TO DO.
Write out the full listing exactly.
---------- ENTRIES PROVIDED
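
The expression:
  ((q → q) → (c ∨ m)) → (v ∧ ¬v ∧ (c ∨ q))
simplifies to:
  ¬c ∧ ¬m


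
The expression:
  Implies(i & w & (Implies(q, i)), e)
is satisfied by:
  {e: True, w: False, i: False}
  {w: False, i: False, e: False}
  {i: True, e: True, w: False}
  {i: True, w: False, e: False}
  {e: True, w: True, i: False}
  {w: True, e: False, i: False}
  {i: True, w: True, e: True}


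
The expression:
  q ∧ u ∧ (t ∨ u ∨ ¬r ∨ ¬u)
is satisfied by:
  {u: True, q: True}


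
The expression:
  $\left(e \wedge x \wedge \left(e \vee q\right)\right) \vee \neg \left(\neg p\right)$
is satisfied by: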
--------------------
EXERCISE ANSWER.
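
The expression:
  ((q → q) → (c ∨ m)) → (v ∧ ¬v ∧ (c ∨ q))
simplifies to:
  ¬c ∧ ¬m


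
The expression:
  Implies(i & w & (Implies(q, i)), e)
is satisfied by:
  {e: True, w: False, i: False}
  {w: False, i: False, e: False}
  {i: True, e: True, w: False}
  {i: True, w: False, e: False}
  {e: True, w: True, i: False}
  {w: True, e: False, i: False}
  {i: True, w: True, e: True}


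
The expression:
  q ∧ u ∧ (t ∨ u ∨ ¬r ∨ ¬u)
is satisfied by:
  {u: True, q: True}


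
The expression:
  $\left(e \wedge x \wedge \left(e \vee q\right)\right) \vee \neg \left(\neg p\right)$
is satisfied by: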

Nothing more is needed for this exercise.